* YOUR INSTRUCTIONS: Could you give the data below again, exactly and completely?
BEGIN INFORMATION
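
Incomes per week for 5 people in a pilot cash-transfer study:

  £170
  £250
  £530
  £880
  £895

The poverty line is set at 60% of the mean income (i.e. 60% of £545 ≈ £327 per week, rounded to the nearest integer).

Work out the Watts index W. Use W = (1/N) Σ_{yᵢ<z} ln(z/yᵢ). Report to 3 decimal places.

Below z: £170, £250 (q = 2 of N = 5).
Log shortfalls: ln(327/170) = 0.6542; ln(327/250) = 0.2685.
W = 0.922661 / 5 = 0.185.

0.185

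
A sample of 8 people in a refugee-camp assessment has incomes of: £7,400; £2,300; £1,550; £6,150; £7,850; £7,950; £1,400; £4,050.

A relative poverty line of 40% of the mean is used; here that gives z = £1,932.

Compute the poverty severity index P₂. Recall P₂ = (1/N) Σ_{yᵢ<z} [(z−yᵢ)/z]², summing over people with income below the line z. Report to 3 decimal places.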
END INFORMATION
* RESPONSE:
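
Incomes per week for 5 people in a pilot cash-transfer study:

  £170
  £250
  £530
  £880
  £895

The poverty line is set at 60% of the mean income (i.e. 60% of £545 ≈ £327 per week, rounded to the nearest integer).

Work out the Watts index W. Use W = (1/N) Σ_{yᵢ<z} ln(z/yᵢ). Report to 3 decimal places.

Below z: £170, £250 (q = 2 of N = 5).
Log shortfalls: ln(327/170) = 0.6542; ln(327/250) = 0.2685.
W = 0.922661 / 5 = 0.185.

0.185

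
A sample of 8 people in a refugee-camp assessment has incomes of: £7,400; £2,300; £1,550; £6,150; £7,850; £7,950; £1,400; £4,050.

A relative poverty line of 40% of the mean is used; here that gives z = £1,932.

Compute the poverty severity index P₂. Recall P₂ = (1/N) Σ_{yᵢ<z} [(z−yᵢ)/z]², summing over people with income below the line z. Report to 3 decimal places.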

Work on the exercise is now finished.